WHAT YOU HAVE TO DO: Your response should reproduce every line of the entries that contains the word "below".

━━━━━━━━━━━━━━━━━━━━━━━━━━━━━━

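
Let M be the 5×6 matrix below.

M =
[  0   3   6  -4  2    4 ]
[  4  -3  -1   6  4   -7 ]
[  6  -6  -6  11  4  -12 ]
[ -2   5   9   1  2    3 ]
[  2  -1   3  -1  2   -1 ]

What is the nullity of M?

Row reduce to echelon form.
Swap R1 ↔ R2
R3 ← R3 − (3/2)·R1: [0, -3/2, -9/2, 2, -2, -3/2]
R4 ← R4 + (1/2)·R1: [0, 7/2, 17/2, 4, 4, -1/2]
R5 ← R5 − (1/2)·R1: [0, 1/2, 7/2, -4, 0, 5/2]
R3 ← R3 + (1/2)·R2: [0, 0, -3/2, 0, -1, 1/2]
R4 ← R4 − (7/6)·R2: [0, 0, 3/2, 26/3, 5/3, -31/6]
R5 ← R5 − (1/6)·R2: [0, 0, 5/2, -10/3, -1/3, 11/6]
R4 ← R4 + R3: [0, 0, 0, 26/3, 2/3, -14/3]
R5 ← R5 + (5/3)·R3: [0, 0, 0, -10/3, -2, 8/3]
R5 ← R5 + (5/13)·R4: [0, 0, 0, 0, -68/39, 34/39]
5 nonzero rows, so rank(M) = 5.
M has 6 columns; by rank–nullity, nullity = 6 − 5 = 1.

1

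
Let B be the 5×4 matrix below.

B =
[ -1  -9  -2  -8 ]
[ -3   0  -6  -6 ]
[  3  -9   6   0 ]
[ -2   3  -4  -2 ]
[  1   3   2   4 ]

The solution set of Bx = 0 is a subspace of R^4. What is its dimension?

Row reduce to echelon form.
R2 ← R2 − (3)·R1: [0, 27, 0, 18]
R3 ← R3 + (3)·R1: [0, -36, 0, -24]
R4 ← R4 − (2)·R1: [0, 21, 0, 14]
R5 ← R5 + R1: [0, -6, 0, -4]
R3 ← R3 + (4/3)·R2: [0, 0, 0, 0]
R4 ← R4 − (7/9)·R2: [0, 0, 0, 0]
R5 ← R5 + (2/9)·R2: [0, 0, 0, 0]
2 nonzero rows, so rank(B) = 2.
B has 4 columns; by rank–nullity, nullity = 4 − 2 = 2.

2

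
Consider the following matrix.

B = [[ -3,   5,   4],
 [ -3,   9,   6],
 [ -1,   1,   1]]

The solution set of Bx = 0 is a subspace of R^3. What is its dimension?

1

Row reduce to echelon form.
R2 ← R2 − R1: [0, 4, 2]
R3 ← R3 − (1/3)·R1: [0, -2/3, -1/3]
R3 ← R3 + (1/6)·R2: [0, 0, 0]
2 nonzero rows, so rank(B) = 2.
B has 3 columns; by rank–nullity, nullity = 3 − 2 = 1.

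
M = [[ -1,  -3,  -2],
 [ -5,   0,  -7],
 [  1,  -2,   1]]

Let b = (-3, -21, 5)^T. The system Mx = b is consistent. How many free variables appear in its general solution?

1

Row reduce the augmented matrix [M | b].
R2 ← R2 − (5)·R1: [0, 15, 3, -6]
R3 ← R3 + R1: [0, -5, -1, 2]
R3 ← R3 + (1/3)·R2: [0, 0, 0, 0]
The echelon form has 2 nonzero rows, and every pivot lies in the first 3 columns, so rank(M) = rank([M|b]) = 2.
The system is consistent.
Free variables = (unknowns) − (rank) = 3 − 2 = 1.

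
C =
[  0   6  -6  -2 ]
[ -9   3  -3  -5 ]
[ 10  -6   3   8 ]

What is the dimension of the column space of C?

Row reduce to echelon form.
Swap R1 ↔ R2
R3 ← R3 + (10/9)·R1: [0, -8/3, -1/3, 22/9]
R3 ← R3 + (4/9)·R2: [0, 0, -3, 14/9]
Echelon form has 3 nonzero rows, so rank(C) = 3.
The column space has dimension equal to the rank: 3.

3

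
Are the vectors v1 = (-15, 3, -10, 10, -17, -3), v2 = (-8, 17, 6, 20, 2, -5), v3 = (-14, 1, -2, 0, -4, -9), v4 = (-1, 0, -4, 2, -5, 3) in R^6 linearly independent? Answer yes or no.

yes

Form the matrix with these vectors as rows and row reduce.
R2 ← R2 − (8/15)·R1: [0, 77/5, 34/3, 44/3, 166/15, -17/5]
R3 ← R3 − (14/15)·R1: [0, -9/5, 22/3, -28/3, 178/15, -31/5]
R4 ← R4 − (1/15)·R1: [0, -1/5, -10/3, 4/3, -58/15, 16/5]
R3 ← R3 + (9/77)·R2: [0, 0, 2000/231, -160/21, 3040/231, -508/77]
R4 ← R4 + (1/77)·R2: [0, 0, -736/231, 32/21, -860/231, 243/77]
R4 ← R4 + (46/125)·R3: [0, 0, 0, -32/25, 28/25, 91/125]
4 nonzero rows, so the 4 vectors span a space of dimension 4.
Since 4 = 4, the vectors are linearly independent.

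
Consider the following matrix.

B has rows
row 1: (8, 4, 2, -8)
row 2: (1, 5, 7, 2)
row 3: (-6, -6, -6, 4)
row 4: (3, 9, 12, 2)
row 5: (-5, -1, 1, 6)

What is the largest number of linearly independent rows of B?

2

Row reduce to echelon form.
R2 ← R2 − (1/8)·R1: [0, 9/2, 27/4, 3]
R3 ← R3 + (3/4)·R1: [0, -3, -9/2, -2]
R4 ← R4 − (3/8)·R1: [0, 15/2, 45/4, 5]
R5 ← R5 + (5/8)·R1: [0, 3/2, 9/4, 1]
R3 ← R3 + (2/3)·R2: [0, 0, 0, 0]
R4 ← R4 − (5/3)·R2: [0, 0, 0, 0]
R5 ← R5 − (1/3)·R2: [0, 0, 0, 0]
Echelon form has 2 nonzero rows, so rank(B) = 2.
The rank gives the maximum number of linearly independent rows: 2.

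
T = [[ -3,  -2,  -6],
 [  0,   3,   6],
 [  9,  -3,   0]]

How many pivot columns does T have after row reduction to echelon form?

2

Row reduce to echelon form.
R3 ← R3 + (3)·R1: [0, -9, -18]
R3 ← R3 + (3)·R2: [0, 0, 0]
Echelon form has 2 nonzero rows, so rank(T) = 2.
Each nonzero row contributes one pivot column: 2 pivot columns.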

━━━━━━━━━━━━━━━━━━━━━━━━━━━━━━

WORKED SOLUTION:
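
Let M be the 5×6 matrix below.
Let B be the 5×4 matrix below.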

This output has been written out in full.